_Exercise objective_
Each entry needs to be duplicated exactly.

_Entries provided_
# # # # #
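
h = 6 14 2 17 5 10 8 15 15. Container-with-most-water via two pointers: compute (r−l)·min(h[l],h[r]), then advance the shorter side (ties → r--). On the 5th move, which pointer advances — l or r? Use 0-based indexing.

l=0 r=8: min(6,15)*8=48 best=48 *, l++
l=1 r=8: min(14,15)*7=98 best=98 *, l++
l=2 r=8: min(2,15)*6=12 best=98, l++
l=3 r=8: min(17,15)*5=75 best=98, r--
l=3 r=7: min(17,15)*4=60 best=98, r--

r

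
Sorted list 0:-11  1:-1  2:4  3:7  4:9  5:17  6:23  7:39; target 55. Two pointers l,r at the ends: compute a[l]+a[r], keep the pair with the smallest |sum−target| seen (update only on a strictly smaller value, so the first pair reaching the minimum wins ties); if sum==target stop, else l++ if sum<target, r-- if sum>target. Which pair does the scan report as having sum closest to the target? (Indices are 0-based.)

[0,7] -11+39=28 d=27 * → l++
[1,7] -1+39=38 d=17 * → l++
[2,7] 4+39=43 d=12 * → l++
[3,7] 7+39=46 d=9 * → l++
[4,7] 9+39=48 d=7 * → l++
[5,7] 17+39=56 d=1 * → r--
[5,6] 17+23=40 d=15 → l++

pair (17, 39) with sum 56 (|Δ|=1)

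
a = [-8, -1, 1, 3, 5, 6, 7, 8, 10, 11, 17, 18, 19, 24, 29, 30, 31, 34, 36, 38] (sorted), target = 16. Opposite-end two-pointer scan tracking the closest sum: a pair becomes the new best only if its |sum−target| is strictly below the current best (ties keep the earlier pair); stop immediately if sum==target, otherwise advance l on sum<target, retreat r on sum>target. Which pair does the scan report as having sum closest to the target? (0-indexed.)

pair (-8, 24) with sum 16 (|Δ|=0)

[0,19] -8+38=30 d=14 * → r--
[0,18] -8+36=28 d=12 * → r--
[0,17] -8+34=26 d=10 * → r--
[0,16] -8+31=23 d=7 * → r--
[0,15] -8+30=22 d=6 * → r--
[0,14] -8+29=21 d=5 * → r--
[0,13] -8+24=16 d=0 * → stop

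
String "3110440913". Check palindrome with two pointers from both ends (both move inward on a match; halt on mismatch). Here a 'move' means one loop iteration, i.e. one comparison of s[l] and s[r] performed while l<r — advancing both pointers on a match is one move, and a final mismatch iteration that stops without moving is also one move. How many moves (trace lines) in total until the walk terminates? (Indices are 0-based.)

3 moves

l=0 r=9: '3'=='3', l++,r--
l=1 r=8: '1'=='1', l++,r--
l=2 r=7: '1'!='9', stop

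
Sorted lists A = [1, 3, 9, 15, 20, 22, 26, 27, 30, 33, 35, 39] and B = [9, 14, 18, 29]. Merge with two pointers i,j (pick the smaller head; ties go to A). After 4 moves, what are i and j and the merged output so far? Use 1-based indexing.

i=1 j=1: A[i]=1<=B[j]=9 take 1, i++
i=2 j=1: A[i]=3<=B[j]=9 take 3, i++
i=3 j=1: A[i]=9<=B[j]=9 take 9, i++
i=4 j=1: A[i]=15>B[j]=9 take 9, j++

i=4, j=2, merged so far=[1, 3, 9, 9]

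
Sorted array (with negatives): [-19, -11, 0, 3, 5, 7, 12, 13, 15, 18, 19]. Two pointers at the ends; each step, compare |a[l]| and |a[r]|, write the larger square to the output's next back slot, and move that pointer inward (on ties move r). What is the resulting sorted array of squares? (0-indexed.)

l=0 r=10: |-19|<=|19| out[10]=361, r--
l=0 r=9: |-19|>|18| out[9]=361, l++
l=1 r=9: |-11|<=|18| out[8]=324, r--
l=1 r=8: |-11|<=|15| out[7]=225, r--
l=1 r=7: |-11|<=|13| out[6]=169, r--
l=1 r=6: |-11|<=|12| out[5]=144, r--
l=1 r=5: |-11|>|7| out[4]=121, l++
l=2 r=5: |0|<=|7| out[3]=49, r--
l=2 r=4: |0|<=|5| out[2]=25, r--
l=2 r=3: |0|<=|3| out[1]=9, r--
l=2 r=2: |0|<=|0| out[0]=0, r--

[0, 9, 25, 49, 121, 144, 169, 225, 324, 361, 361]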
# # # # #
_Task result_
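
h = 6 14 2 17 5 10 8 15 15. Container-with-most-water via two pointers: compute (r−l)·min(h[l],h[r]), then advance the shorter side (ties → r--). On the 5th move, which pointer advances — l or r? Use 0-based indexing.

l=0 r=8: min(6,15)*8=48 best=48 *, l++
l=1 r=8: min(14,15)*7=98 best=98 *, l++
l=2 r=8: min(2,15)*6=12 best=98, l++
l=3 r=8: min(17,15)*5=75 best=98, r--
l=3 r=7: min(17,15)*4=60 best=98, r--

r

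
Sorted list 0:-11  1:-1  2:4  3:7  4:9  5:17  6:23  7:39; target 55. Two pointers l,r at the ends: compute a[l]+a[r], keep the pair with the smallest |sum−target| seen (update only on a strictly smaller value, so the first pair reaching the minimum wins ties); if sum==target stop, else l++ if sum<target, r-- if sum>target. Which pair does the scan report as having sum closest to the target? (Indices are 0-based.)

[0,7] -11+39=28 d=27 * → l++
[1,7] -1+39=38 d=17 * → l++
[2,7] 4+39=43 d=12 * → l++
[3,7] 7+39=46 d=9 * → l++
[4,7] 9+39=48 d=7 * → l++
[5,7] 17+39=56 d=1 * → r--
[5,6] 17+23=40 d=15 → l++

pair (17, 39) with sum 56 (|Δ|=1)

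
a = [-8, -1, 1, 3, 5, 6, 7, 8, 10, 11, 17, 18, 19, 24, 29, 30, 31, 34, 36, 38] (sorted), target = 16. Opposite-end two-pointer scan tracking the closest sum: a pair becomes the new best only if its |sum−target| is strictly below the current best (ties keep the earlier pair); stop immediately if sum==target, otherwise advance l on sum<target, retreat r on sum>target. Which pair does the scan report as having sum closest to the target? (0-indexed.)

pair (-8, 24) with sum 16 (|Δ|=0)

[0,19] -8+38=30 d=14 * → r--
[0,18] -8+36=28 d=12 * → r--
[0,17] -8+34=26 d=10 * → r--
[0,16] -8+31=23 d=7 * → r--
[0,15] -8+30=22 d=6 * → r--
[0,14] -8+29=21 d=5 * → r--
[0,13] -8+24=16 d=0 * → stop

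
String "3110440913". Check palindrome with two pointers from both ends (both move inward on a match; halt on mismatch). Here a 'move' means one loop iteration, i.e. one comparison of s[l] and s[r] performed while l<r — advancing both pointers on a match is one move, and a final mismatch iteration that stops without moving is also one move. How many moves (trace lines) in total until the walk terminates? (Indices are 0-based.)

3 moves

l=0 r=9: '3'=='3', l++,r--
l=1 r=8: '1'=='1', l++,r--
l=2 r=7: '1'!='9', stop

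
Sorted lists A = [1, 3, 9, 15, 20, 22, 26, 27, 30, 33, 35, 39] and B = [9, 14, 18, 29]. Merge with two pointers i,j (pick the smaller head; ties go to A). After 4 moves, what are i and j and the merged output so far? Use 1-based indexing.

i=1 j=1: A[i]=1<=B[j]=9 take 1, i++
i=2 j=1: A[i]=3<=B[j]=9 take 3, i++
i=3 j=1: A[i]=9<=B[j]=9 take 9, i++
i=4 j=1: A[i]=15>B[j]=9 take 9, j++

i=4, j=2, merged so far=[1, 3, 9, 9]

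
Sorted array (with negatives): [-19, -11, 0, 3, 5, 7, 12, 13, 15, 18, 19]. Two pointers at the ends; each step, compare |a[l]| and |a[r]|, write the larger square to the output's next back slot, and move that pointer inward (on ties move r). What is the resulting sorted array of squares? (0-indexed.)

l=0 r=10: |-19|<=|19| out[10]=361, r--
l=0 r=9: |-19|>|18| out[9]=361, l++
l=1 r=9: |-11|<=|18| out[8]=324, r--
l=1 r=8: |-11|<=|15| out[7]=225, r--
l=1 r=7: |-11|<=|13| out[6]=169, r--
l=1 r=6: |-11|<=|12| out[5]=144, r--
l=1 r=5: |-11|>|7| out[4]=121, l++
l=2 r=5: |0|<=|7| out[3]=49, r--
l=2 r=4: |0|<=|5| out[2]=25, r--
l=2 r=3: |0|<=|3| out[1]=9, r--
l=2 r=2: |0|<=|0| out[0]=0, r--

[0, 9, 25, 49, 121, 144, 169, 225, 324, 361, 361]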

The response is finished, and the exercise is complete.